### WHAT IS EXPECTED
The result should be every line that contains the word "Payoffs", taken from the material.
BEGIN RECORDS FOR THIS TASK
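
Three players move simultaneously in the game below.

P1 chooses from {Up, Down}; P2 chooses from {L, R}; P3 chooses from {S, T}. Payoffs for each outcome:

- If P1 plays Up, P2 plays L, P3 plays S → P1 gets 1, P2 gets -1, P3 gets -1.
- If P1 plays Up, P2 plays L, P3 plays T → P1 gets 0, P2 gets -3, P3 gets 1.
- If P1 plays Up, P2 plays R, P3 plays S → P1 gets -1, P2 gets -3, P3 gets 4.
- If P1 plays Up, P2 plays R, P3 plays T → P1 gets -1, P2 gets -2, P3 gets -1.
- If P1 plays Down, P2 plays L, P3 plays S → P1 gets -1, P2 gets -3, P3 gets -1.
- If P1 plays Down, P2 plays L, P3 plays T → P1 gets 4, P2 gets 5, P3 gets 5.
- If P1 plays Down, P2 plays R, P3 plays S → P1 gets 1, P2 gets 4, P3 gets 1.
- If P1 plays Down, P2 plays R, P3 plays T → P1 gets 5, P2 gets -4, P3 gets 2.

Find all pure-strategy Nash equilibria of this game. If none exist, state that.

The unique pure-strategy Nash equilibrium is (Down, L, T).

(Up, L, S): P3 can switch to T (-1 → 1). Not NE.
(Up, L, T): P1 can switch to Down (0 → 4). Not NE.
(Up, R, S): P1 can switch to Down (-1 → 1). Not NE.
(Up, R, T): P1 can switch to Down (-1 → 5). Not NE.
(Down, L, S): P1 can switch to Up (-1 → 1). Not NE.
(Down, L, T): P1 gets 4, best alternative 0; P2 gets 5, best alternative -4; P3 gets 5, best alternative -1. No profitable deviation — NE.
(Down, R, S): P3 can switch to T (1 → 2). Not NE.
(Down, R, T): P2 can switch to L (-4 → 5). Not NE.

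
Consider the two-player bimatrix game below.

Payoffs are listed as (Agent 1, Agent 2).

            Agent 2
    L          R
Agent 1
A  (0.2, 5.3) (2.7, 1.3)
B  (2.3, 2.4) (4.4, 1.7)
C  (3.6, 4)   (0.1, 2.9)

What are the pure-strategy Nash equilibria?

(A, L): Agent 1 can switch to B (0.2 → 2.3). Not NE.
(A, R): Agent 1 can switch to B (2.7 → 4.4). Not NE.
(B, L): Agent 1 can switch to C (2.3 → 3.6). Not NE.
(B, R): Agent 2 can switch to L (1.7 → 2.4). Not NE.
(C, L): Agent 1 gets 3.6, best alternative 2.3; Agent 2 gets 4, best alternative 2.9. No profitable deviation — NE.
(C, R): Agent 1 can switch to A (0.1 → 2.7). Not NE.

Pure NE: (C, L)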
END RECORDS FOR THIS TASK
### WRITTEN RESPONSE
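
P1 chooses from {Up, Down}; P2 chooses from {L, R}; P3 chooses from {S, T}. Payoffs for each outcome:
Payoffs are listed as (Agent 1, Agent 2).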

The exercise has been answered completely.